*Goal of the exercise*:
Could you reproduce every entry that follows, exactly as shown?

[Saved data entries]
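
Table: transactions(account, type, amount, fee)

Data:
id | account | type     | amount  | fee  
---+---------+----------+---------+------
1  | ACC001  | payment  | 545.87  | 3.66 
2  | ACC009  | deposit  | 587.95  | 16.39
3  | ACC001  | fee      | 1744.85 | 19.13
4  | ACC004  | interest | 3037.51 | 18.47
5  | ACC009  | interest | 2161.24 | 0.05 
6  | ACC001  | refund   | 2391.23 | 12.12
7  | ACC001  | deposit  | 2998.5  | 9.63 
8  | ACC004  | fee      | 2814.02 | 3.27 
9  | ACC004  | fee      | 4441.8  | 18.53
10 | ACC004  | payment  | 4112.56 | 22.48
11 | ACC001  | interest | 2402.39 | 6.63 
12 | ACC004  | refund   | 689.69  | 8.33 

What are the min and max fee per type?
SELECT type, MIN(fee), MAX(fee)
FROM transactions
GROUP BY type

Result:
  deposit: min=9.63, max=16.39
  fee: min=3.27, max=19.13
  interest: min=0.05, max=18.47
  payment: min=3.66, max=22.48
  refund: min=8.33, max=12.12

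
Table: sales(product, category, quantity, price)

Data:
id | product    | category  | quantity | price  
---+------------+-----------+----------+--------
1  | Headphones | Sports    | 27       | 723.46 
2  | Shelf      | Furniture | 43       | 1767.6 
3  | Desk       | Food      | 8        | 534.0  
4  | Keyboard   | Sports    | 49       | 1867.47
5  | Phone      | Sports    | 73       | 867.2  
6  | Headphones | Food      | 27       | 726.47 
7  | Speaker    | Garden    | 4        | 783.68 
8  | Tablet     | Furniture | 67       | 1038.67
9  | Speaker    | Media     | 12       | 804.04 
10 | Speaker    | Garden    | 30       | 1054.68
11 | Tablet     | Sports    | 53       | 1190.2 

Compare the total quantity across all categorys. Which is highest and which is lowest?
SELECT category, SUM(quantity)
FROM sales
GROUP BY category
ORDER BY SUM(quantity)

All groups:
  Media: 12
  Garden: 34
  Food: 35
  Furniture: 110
  Sports: 202

Highest: Sports (202)
Lowest: Media (12)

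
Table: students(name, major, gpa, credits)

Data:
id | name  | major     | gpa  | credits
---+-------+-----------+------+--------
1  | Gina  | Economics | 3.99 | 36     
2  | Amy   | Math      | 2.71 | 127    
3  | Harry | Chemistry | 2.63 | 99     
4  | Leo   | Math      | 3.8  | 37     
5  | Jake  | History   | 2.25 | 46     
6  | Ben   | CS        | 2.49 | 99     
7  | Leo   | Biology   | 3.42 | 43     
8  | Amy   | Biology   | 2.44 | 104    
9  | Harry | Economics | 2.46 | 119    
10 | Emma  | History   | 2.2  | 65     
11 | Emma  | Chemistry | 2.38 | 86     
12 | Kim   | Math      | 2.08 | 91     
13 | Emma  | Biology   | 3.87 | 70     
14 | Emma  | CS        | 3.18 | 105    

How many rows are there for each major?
SELECT major, COUNT(*) as count
FROM students
GROUP BY major

Result:
  Biology: 3
  CS: 2
  Chemistry: 2
  Economics: 2
  History: 2
  Math: 3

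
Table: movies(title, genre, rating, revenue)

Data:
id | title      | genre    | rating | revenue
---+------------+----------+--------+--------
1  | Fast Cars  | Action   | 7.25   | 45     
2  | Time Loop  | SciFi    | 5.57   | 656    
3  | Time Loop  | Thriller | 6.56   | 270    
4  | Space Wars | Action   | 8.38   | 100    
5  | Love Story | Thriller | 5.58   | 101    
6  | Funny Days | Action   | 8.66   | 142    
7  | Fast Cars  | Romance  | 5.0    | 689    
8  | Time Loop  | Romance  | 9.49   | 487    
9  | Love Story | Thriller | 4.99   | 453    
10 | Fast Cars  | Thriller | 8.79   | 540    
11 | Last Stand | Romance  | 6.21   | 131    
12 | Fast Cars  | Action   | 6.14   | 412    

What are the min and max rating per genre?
SELECT genre, MIN(rating), MAX(rating)
FROM movies
GROUP BY genre

Result:
  Action: min=6.14, max=8.66
  Romance: min=5.00, max=9.49
  SciFi: min=5.57, max=5.57
  Thriller: min=4.99, max=8.79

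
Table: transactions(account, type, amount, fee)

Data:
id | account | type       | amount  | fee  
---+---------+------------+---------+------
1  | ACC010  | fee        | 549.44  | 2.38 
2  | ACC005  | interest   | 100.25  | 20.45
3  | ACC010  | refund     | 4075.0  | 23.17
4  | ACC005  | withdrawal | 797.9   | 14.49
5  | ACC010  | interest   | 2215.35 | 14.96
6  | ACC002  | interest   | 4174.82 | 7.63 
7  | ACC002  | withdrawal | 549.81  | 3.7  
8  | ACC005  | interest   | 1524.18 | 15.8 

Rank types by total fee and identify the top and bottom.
SELECT type, SUM(fee)
FROM transactions
GROUP BY type
ORDER BY SUM(fee)

All groups:
  fee: 2.38
  withdrawal: 18.19
  refund: 23.17
  interest: 58.84

Highest: interest (58.84)
Lowest: fee (2.38)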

*Finished task*:
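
Table: transactions(account, type, amount, fee)

Data:
id | account | type     | amount  | fee  
---+---------+----------+---------+------
1  | ACC001  | payment  | 545.87  | 3.66 
2  | ACC009  | deposit  | 587.95  | 16.39
3  | ACC001  | fee      | 1744.85 | 19.13
4  | ACC004  | interest | 3037.51 | 18.47
5  | ACC009  | interest | 2161.24 | 0.05 
6  | ACC001  | refund   | 2391.23 | 12.12
7  | ACC001  | deposit  | 2998.5  | 9.63 
8  | ACC004  | fee      | 2814.02 | 3.27 
9  | ACC004  | fee      | 4441.8  | 18.53
10 | ACC004  | payment  | 4112.56 | 22.48
11 | ACC001  | interest | 2402.39 | 6.63 
12 | ACC004  | refund   | 689.69  | 8.33 

What are the min and max fee per type?
SELECT type, MIN(fee), MAX(fee)
FROM transactions
GROUP BY type

Result:
  deposit: min=9.63, max=16.39
  fee: min=3.27, max=19.13
  interest: min=0.05, max=18.47
  payment: min=3.66, max=22.48
  refund: min=8.33, max=12.12

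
Table: sales(product, category, quantity, price)

Data:
id | product    | category  | quantity | price  
---+------------+-----------+----------+--------
1  | Headphones | Sports    | 27       | 723.46 
2  | Shelf      | Furniture | 43       | 1767.6 
3  | Desk       | Food      | 8        | 534.0  
4  | Keyboard   | Sports    | 49       | 1867.47
5  | Phone      | Sports    | 73       | 867.2  
6  | Headphones | Food      | 27       | 726.47 
7  | Speaker    | Garden    | 4        | 783.68 
8  | Tablet     | Furniture | 67       | 1038.67
9  | Speaker    | Media     | 12       | 804.04 
10 | Speaker    | Garden    | 30       | 1054.68
11 | Tablet     | Sports    | 53       | 1190.2 

Compare the total quantity across all categorys. Which is highest and which is lowest?
SELECT category, SUM(quantity)
FROM sales
GROUP BY category
ORDER BY SUM(quantity)

All groups:
  Media: 12
  Garden: 34
  Food: 35
  Furniture: 110
  Sports: 202

Highest: Sports (202)
Lowest: Media (12)

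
Table: students(name, major, gpa, credits)

Data:
id | name  | major     | gpa  | credits
---+-------+-----------+------+--------
1  | Gina  | Economics | 3.99 | 36     
2  | Amy   | Math      | 2.71 | 127    
3  | Harry | Chemistry | 2.63 | 99     
4  | Leo   | Math      | 3.8  | 37     
5  | Jake  | History   | 2.25 | 46     
6  | Ben   | CS        | 2.49 | 99     
7  | Leo   | Biology   | 3.42 | 43     
8  | Amy   | Biology   | 2.44 | 104    
9  | Harry | Economics | 2.46 | 119    
10 | Emma  | History   | 2.2  | 65     
11 | Emma  | Chemistry | 2.38 | 86     
12 | Kim   | Math      | 2.08 | 91     
13 | Emma  | Biology   | 3.87 | 70     
14 | Emma  | CS        | 3.18 | 105    

How many rows are there for each major?
SELECT major, COUNT(*) as count
FROM students
GROUP BY major

Result:
  Biology: 3
  CS: 2
  Chemistry: 2
  Economics: 2
  History: 2
  Math: 3

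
Table: movies(title, genre, rating, revenue)

Data:
id | title      | genre    | rating | revenue
---+------------+----------+--------+--------
1  | Fast Cars  | Action   | 7.25   | 45     
2  | Time Loop  | SciFi    | 5.57   | 656    
3  | Time Loop  | Thriller | 6.56   | 270    
4  | Space Wars | Action   | 8.38   | 100    
5  | Love Story | Thriller | 5.58   | 101    
6  | Funny Days | Action   | 8.66   | 142    
7  | Fast Cars  | Romance  | 5.0    | 689    
8  | Time Loop  | Romance  | 9.49   | 487    
9  | Love Story | Thriller | 4.99   | 453    
10 | Fast Cars  | Thriller | 8.79   | 540    
11 | Last Stand | Romance  | 6.21   | 131    
12 | Fast Cars  | Action   | 6.14   | 412    

What are the min and max rating per genre?
SELECT genre, MIN(rating), MAX(rating)
FROM movies
GROUP BY genre

Result:
  Action: min=6.14, max=8.66
  Romance: min=5.00, max=9.49
  SciFi: min=5.57, max=5.57
  Thriller: min=4.99, max=8.79

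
Table: transactions(account, type, amount, fee)

Data:
id | account | type       | amount  | fee  
---+---------+------------+---------+------
1  | ACC010  | fee        | 549.44  | 2.38 
2  | ACC005  | interest   | 100.25  | 20.45
3  | ACC010  | refund     | 4075.0  | 23.17
4  | ACC005  | withdrawal | 797.9   | 14.49
5  | ACC010  | interest   | 2215.35 | 14.96
6  | ACC002  | interest   | 4174.82 | 7.63 
7  | ACC002  | withdrawal | 549.81  | 3.7  
8  | ACC005  | interest   | 1524.18 | 15.8 

Rank types by total fee and identify the top and bottom.
SELECT type, SUM(fee)
FROM transactions
GROUP BY type
ORDER BY SUM(fee)

All groups:
  fee: 2.38
  withdrawal: 18.19
  refund: 23.17
  interest: 58.84

Highest: interest (58.84)
Lowest: fee (2.38)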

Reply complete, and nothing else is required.